### Instructions to follow
This exercise asks for an exact transcription of every entry.

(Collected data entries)
= = = = = = =

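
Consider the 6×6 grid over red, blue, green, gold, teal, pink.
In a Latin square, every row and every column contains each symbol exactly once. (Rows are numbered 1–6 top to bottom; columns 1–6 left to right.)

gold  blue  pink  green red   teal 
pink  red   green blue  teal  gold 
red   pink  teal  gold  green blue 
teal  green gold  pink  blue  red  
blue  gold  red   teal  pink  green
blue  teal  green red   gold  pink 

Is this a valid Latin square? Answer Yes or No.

No

Every row is a permutation, but column 3 contains green twice (at rows 2 and 6).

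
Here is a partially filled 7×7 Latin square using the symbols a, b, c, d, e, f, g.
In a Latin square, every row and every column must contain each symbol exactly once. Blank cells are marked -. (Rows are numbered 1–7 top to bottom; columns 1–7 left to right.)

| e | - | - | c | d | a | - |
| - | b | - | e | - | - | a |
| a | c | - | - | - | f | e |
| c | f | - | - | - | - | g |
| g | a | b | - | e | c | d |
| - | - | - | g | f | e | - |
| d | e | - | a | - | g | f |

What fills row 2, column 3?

Row 1, column 2: row 1 has {a, c, d, e} and column 2 has {a, b, c, e, f}, leaving only g.
Row 1, column 3: row 1 has {a, c, d, e, g} and column 3 has {b}, leaving only f.
Row 1, column 7: row 1 has {a, c, d, e, f, g} and column 7 has {a, d, e, f, g}, leaving only b.
Row 2, column 1: row 2 has {a, b, e} and column 1 has {a, c, d, e, g}, leaving only f.
Row 2, column 6: row 2 has {a, b, e, f} and column 6 has {a, c, e, f, g}, leaving only d.
Row 4, column 6: row 4 has {c, f, g} and column 6 has {a, c, d, e, f, g}, leaving only b.
Row 4, column 4: row 4 has {b, c, f, g} and column 4 has {a, c, e, g}, leaving only d.
Row 3, column 4: row 3 has {a, c, e, f} and column 4 has {a, c, d, e, g}, leaving only b.
Row 3, column 5: row 3 has {a, b, c, e, f} and column 5 has {d, e, f}, leaving only g.
Row 2, column 5: row 2 has {a, b, d, e, f} and column 5 has {d, e, f, g}, leaving only c.
Row 2 already has {a, b, c, d, e, f} and column 3 already has {b, f}, so row 2, column 3 must be g.

g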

= = = = = = =

### Response
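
Consider the 6×6 grid over red, blue, green, gold, teal, pink.
In a Latin square, every row and every column contains each symbol exactly once. (Rows are numbered 1–6 top to bottom; columns 1–6 left to right.)

gold  blue  pink  green red   teal 
pink  red   green blue  teal  gold 
red   pink  teal  gold  green blue 
teal  green gold  pink  blue  red  
blue  gold  red   teal  pink  green
blue  teal  green red   gold  pink 

Is this a valid Latin square? Answer Yes or No.

No

Every row is a permutation, but column 3 contains green twice (at rows 2 and 6).

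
Here is a partially filled 7×7 Latin square using the symbols a, b, c, d, e, f, g.
In a Latin square, every row and every column must contain each symbol exactly once. Blank cells are marked -. (Rows are numbered 1–7 top to bottom; columns 1–7 left to right.)

| e | - | - | c | d | a | - |
| - | b | - | e | - | - | a |
| a | c | - | - | - | f | e |
| c | f | - | - | - | - | g |
| g | a | b | - | e | c | d |
| - | - | - | g | f | e | - |
| d | e | - | a | - | g | f |

What fills row 2, column 3?

Row 1, column 2: row 1 has {a, c, d, e} and column 2 has {a, b, c, e, f}, leaving only g.
Row 1, column 3: row 1 has {a, c, d, e, g} and column 3 has {b}, leaving only f.
Row 1, column 7: row 1 has {a, c, d, e, f, g} and column 7 has {a, d, e, f, g}, leaving only b.
Row 2, column 1: row 2 has {a, b, e} and column 1 has {a, c, d, e, g}, leaving only f.
Row 2, column 6: row 2 has {a, b, e, f} and column 6 has {a, c, e, f, g}, leaving only d.
Row 4, column 6: row 4 has {c, f, g} and column 6 has {a, c, d, e, f, g}, leaving only b.
Row 4, column 4: row 4 has {b, c, f, g} and column 4 has {a, c, e, g}, leaving only d.
Row 3, column 4: row 3 has {a, c, e, f} and column 4 has {a, c, d, e, g}, leaving only b.
Row 3, column 5: row 3 has {a, b, c, e, f} and column 5 has {d, e, f}, leaving only g.
Row 2, column 5: row 2 has {a, b, d, e, f} and column 5 has {d, e, f, g}, leaving only c.
Row 2 already has {a, b, c, d, e, f} and column 3 already has {b, f}, so row 2, column 3 must be g.

g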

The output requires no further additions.